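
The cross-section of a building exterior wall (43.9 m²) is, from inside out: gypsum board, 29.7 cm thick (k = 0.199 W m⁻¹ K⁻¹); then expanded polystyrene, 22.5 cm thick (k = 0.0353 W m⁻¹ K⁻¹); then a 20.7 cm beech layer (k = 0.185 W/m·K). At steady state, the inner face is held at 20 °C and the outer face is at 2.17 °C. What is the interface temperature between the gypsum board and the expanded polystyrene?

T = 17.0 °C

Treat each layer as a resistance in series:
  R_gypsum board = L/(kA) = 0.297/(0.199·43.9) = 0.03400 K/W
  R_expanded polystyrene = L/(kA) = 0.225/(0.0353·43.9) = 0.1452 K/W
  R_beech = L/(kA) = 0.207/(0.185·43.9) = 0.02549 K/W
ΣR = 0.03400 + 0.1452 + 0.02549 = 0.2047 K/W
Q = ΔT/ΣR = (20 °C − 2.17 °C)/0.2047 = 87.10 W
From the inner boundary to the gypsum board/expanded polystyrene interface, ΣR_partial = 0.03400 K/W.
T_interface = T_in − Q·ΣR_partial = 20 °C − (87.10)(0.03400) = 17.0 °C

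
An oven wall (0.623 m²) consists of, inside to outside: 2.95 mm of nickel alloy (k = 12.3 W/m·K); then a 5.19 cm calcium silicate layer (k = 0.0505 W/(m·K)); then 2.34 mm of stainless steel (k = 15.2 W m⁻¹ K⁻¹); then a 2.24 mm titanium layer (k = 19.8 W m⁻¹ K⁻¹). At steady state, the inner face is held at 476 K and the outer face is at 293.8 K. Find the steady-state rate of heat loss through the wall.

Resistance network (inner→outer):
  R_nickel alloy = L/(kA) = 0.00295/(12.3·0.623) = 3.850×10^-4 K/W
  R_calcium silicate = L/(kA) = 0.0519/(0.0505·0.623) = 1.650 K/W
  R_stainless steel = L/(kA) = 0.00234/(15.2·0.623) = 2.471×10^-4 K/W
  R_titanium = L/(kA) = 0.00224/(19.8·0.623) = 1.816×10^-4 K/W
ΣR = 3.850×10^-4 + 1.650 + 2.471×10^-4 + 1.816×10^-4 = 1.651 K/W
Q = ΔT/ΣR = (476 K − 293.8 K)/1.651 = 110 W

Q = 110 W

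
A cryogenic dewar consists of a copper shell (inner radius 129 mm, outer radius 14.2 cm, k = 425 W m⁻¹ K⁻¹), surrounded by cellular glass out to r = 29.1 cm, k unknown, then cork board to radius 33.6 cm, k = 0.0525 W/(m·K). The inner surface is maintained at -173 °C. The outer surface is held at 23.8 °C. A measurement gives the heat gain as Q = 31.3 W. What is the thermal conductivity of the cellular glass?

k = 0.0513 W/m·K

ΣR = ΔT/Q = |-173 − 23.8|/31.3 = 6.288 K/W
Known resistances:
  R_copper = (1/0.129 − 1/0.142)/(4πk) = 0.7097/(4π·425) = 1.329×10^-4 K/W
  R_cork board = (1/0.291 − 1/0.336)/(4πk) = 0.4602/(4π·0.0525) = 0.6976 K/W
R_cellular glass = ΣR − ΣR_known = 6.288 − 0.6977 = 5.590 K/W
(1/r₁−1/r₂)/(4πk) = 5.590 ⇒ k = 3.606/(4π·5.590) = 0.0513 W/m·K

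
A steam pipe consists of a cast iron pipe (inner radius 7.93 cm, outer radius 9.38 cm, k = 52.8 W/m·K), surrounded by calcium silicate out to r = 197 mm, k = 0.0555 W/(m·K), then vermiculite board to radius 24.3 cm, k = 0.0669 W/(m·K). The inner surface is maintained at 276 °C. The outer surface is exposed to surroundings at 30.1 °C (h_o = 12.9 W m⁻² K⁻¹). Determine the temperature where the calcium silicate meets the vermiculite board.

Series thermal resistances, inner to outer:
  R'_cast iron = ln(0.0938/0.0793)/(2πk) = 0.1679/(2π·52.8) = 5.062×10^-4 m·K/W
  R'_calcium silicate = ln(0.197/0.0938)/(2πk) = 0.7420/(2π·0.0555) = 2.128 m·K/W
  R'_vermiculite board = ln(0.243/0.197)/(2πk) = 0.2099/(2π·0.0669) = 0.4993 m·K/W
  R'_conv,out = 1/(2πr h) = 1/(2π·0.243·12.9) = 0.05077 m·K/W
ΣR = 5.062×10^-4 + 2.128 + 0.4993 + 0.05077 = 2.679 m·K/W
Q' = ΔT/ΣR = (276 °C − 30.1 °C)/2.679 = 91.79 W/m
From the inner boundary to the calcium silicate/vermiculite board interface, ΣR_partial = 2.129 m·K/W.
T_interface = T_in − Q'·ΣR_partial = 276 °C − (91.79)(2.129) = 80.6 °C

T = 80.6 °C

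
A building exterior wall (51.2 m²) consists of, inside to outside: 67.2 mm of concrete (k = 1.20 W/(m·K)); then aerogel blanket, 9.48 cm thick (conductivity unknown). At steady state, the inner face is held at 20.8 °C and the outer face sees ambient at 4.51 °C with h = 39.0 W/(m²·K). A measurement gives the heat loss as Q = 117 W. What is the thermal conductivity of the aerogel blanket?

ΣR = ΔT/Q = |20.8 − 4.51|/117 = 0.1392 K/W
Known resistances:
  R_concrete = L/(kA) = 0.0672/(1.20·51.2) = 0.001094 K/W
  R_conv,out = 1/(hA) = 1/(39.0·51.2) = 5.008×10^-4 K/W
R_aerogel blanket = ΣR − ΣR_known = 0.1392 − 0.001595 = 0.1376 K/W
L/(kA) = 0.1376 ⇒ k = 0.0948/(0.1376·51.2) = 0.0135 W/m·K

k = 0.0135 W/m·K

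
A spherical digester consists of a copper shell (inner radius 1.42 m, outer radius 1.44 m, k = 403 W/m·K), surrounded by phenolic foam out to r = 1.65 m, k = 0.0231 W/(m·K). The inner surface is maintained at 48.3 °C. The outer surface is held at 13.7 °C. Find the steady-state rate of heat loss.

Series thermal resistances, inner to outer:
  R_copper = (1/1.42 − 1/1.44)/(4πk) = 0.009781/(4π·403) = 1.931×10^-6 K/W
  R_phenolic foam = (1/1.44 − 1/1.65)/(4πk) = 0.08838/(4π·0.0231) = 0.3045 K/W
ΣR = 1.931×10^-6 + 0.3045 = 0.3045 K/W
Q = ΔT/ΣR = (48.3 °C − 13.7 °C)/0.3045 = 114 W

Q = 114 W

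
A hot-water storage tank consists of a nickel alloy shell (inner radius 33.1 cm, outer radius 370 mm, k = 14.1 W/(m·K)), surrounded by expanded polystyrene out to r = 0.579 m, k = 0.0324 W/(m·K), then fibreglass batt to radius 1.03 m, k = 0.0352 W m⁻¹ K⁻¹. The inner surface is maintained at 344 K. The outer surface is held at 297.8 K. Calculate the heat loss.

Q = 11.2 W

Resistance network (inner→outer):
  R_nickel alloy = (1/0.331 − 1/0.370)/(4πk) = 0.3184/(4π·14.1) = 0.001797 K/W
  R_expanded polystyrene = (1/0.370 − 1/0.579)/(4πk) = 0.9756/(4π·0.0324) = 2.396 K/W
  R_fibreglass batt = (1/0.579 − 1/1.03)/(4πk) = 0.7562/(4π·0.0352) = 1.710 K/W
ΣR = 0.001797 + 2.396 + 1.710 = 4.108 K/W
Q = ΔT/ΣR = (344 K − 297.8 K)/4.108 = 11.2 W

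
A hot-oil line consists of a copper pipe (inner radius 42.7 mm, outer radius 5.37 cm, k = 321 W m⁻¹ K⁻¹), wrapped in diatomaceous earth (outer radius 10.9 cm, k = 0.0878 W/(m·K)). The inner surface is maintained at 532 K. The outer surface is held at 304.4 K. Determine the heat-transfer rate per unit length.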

════════════════════

### Directions for this task
Please give back the listing in full; each line must match exactly.

### Answer for this exercise
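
The cross-section of a building exterior wall (43.9 m²) is, from inside out: gypsum board, 29.7 cm thick (k = 0.199 W m⁻¹ K⁻¹); then expanded polystyrene, 22.5 cm thick (k = 0.0353 W m⁻¹ K⁻¹); then a 20.7 cm beech layer (k = 0.185 W/m·K). At steady state, the inner face is held at 20 °C and the outer face is at 2.17 °C. What is the interface temperature between the gypsum board and the expanded polystyrene?

T = 17.0 °C

Treat each layer as a resistance in series:
  R_gypsum board = L/(kA) = 0.297/(0.199·43.9) = 0.03400 K/W
  R_expanded polystyrene = L/(kA) = 0.225/(0.0353·43.9) = 0.1452 K/W
  R_beech = L/(kA) = 0.207/(0.185·43.9) = 0.02549 K/W
ΣR = 0.03400 + 0.1452 + 0.02549 = 0.2047 K/W
Q = ΔT/ΣR = (20 °C − 2.17 °C)/0.2047 = 87.10 W
From the inner boundary to the gypsum board/expanded polystyrene interface, ΣR_partial = 0.03400 K/W.
T_interface = T_in − Q·ΣR_partial = 20 °C − (87.10)(0.03400) = 17.0 °C

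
An oven wall (0.623 m²) consists of, inside to outside: 2.95 mm of nickel alloy (k = 12.3 W/m·K); then a 5.19 cm calcium silicate layer (k = 0.0505 W/(m·K)); then 2.34 mm of stainless steel (k = 15.2 W m⁻¹ K⁻¹); then a 2.24 mm titanium layer (k = 19.8 W m⁻¹ K⁻¹). At steady state, the inner face is held at 476 K and the outer face is at 293.8 K. Find the steady-state rate of heat loss through the wall.

Resistance network (inner→outer):
  R_nickel alloy = L/(kA) = 0.00295/(12.3·0.623) = 3.850×10^-4 K/W
  R_calcium silicate = L/(kA) = 0.0519/(0.0505·0.623) = 1.650 K/W
  R_stainless steel = L/(kA) = 0.00234/(15.2·0.623) = 2.471×10^-4 K/W
  R_titanium = L/(kA) = 0.00224/(19.8·0.623) = 1.816×10^-4 K/W
ΣR = 3.850×10^-4 + 1.650 + 2.471×10^-4 + 1.816×10^-4 = 1.651 K/W
Q = ΔT/ΣR = (476 K − 293.8 K)/1.651 = 110 W

Q = 110 W

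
A cryogenic dewar consists of a copper shell (inner radius 129 mm, outer radius 14.2 cm, k = 425 W m⁻¹ K⁻¹), surrounded by cellular glass out to r = 29.1 cm, k unknown, then cork board to radius 33.6 cm, k = 0.0525 W/(m·K). The inner surface is maintained at -173 °C. The outer surface is held at 23.8 °C. A measurement gives the heat gain as Q = 31.3 W. What is the thermal conductivity of the cellular glass?

k = 0.0513 W/m·K

ΣR = ΔT/Q = |-173 − 23.8|/31.3 = 6.288 K/W
Known resistances:
  R_copper = (1/0.129 − 1/0.142)/(4πk) = 0.7097/(4π·425) = 1.329×10^-4 K/W
  R_cork board = (1/0.291 − 1/0.336)/(4πk) = 0.4602/(4π·0.0525) = 0.6976 K/W
R_cellular glass = ΣR − ΣR_known = 6.288 − 0.6977 = 5.590 K/W
(1/r₁−1/r₂)/(4πk) = 5.590 ⇒ k = 3.606/(4π·5.590) = 0.0513 W/m·K

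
A steam pipe consists of a cast iron pipe (inner radius 7.93 cm, outer radius 9.38 cm, k = 52.8 W/m·K), surrounded by calcium silicate out to r = 197 mm, k = 0.0555 W/(m·K), then vermiculite board to radius 24.3 cm, k = 0.0669 W/(m·K). The inner surface is maintained at 276 °C. The outer surface is exposed to surroundings at 30.1 °C (h_o = 12.9 W m⁻² K⁻¹). Determine the temperature where the calcium silicate meets the vermiculite board.

Series thermal resistances, inner to outer:
  R'_cast iron = ln(0.0938/0.0793)/(2πk) = 0.1679/(2π·52.8) = 5.062×10^-4 m·K/W
  R'_calcium silicate = ln(0.197/0.0938)/(2πk) = 0.7420/(2π·0.0555) = 2.128 m·K/W
  R'_vermiculite board = ln(0.243/0.197)/(2πk) = 0.2099/(2π·0.0669) = 0.4993 m·K/W
  R'_conv,out = 1/(2πr h) = 1/(2π·0.243·12.9) = 0.05077 m·K/W
ΣR = 5.062×10^-4 + 2.128 + 0.4993 + 0.05077 = 2.679 m·K/W
Q' = ΔT/ΣR = (276 °C − 30.1 °C)/2.679 = 91.79 W/m
From the inner boundary to the calcium silicate/vermiculite board interface, ΣR_partial = 2.129 m·K/W.
T_interface = T_in − Q'·ΣR_partial = 276 °C − (91.79)(2.129) = 80.6 °C

T = 80.6 °C

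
A building exterior wall (51.2 m²) consists of, inside to outside: 67.2 mm of concrete (k = 1.20 W/(m·K)); then aerogel blanket, 9.48 cm thick (conductivity unknown). At steady state, the inner face is held at 20.8 °C and the outer face sees ambient at 4.51 °C with h = 39.0 W/(m²·K). A measurement gives the heat loss as Q = 117 W. What is the thermal conductivity of the aerogel blanket?

ΣR = ΔT/Q = |20.8 − 4.51|/117 = 0.1392 K/W
Known resistances:
  R_concrete = L/(kA) = 0.0672/(1.20·51.2) = 0.001094 K/W
  R_conv,out = 1/(hA) = 1/(39.0·51.2) = 5.008×10^-4 K/W
R_aerogel blanket = ΣR − ΣR_known = 0.1392 − 0.001595 = 0.1376 K/W
L/(kA) = 0.1376 ⇒ k = 0.0948/(0.1376·51.2) = 0.0135 W/m·K

k = 0.0135 W/m·K

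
A spherical digester consists of a copper shell (inner radius 1.42 m, outer radius 1.44 m, k = 403 W/m·K), surrounded by phenolic foam out to r = 1.65 m, k = 0.0231 W/(m·K). The inner surface is maintained at 48.3 °C. The outer surface is held at 13.7 °C. Find the steady-state rate of heat loss.

Series thermal resistances, inner to outer:
  R_copper = (1/1.42 − 1/1.44)/(4πk) = 0.009781/(4π·403) = 1.931×10^-6 K/W
  R_phenolic foam = (1/1.44 − 1/1.65)/(4πk) = 0.08838/(4π·0.0231) = 0.3045 K/W
ΣR = 1.931×10^-6 + 0.3045 = 0.3045 K/W
Q = ΔT/ΣR = (48.3 °C − 13.7 °C)/0.3045 = 114 W

Q = 114 W

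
A hot-water storage tank consists of a nickel alloy shell (inner radius 33.1 cm, outer radius 370 mm, k = 14.1 W/(m·K)), surrounded by expanded polystyrene out to r = 0.579 m, k = 0.0324 W/(m·K), then fibreglass batt to radius 1.03 m, k = 0.0352 W m⁻¹ K⁻¹. The inner surface is maintained at 344 K. The outer surface is held at 297.8 K. Calculate the heat loss.

Q = 11.2 W

Resistance network (inner→outer):
  R_nickel alloy = (1/0.331 − 1/0.370)/(4πk) = 0.3184/(4π·14.1) = 0.001797 K/W
  R_expanded polystyrene = (1/0.370 − 1/0.579)/(4πk) = 0.9756/(4π·0.0324) = 2.396 K/W
  R_fibreglass batt = (1/0.579 − 1/1.03)/(4πk) = 0.7562/(4π·0.0352) = 1.710 K/W
ΣR = 0.001797 + 2.396 + 1.710 = 4.108 K/W
Q = ΔT/ΣR = (344 K − 297.8 K)/4.108 = 11.2 W

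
A hot-oil line consists of a copper pipe (inner radius 42.7 mm, outer radius 5.37 cm, k = 321 W m⁻¹ K⁻¹), wrapped in diatomaceous earth (outer radius 10.9 cm, k = 0.0878 W/(m·K)). The inner surface is maintained at 532 K. The outer surface is held at 304.4 K. Determine the heat-transfer rate per unit length.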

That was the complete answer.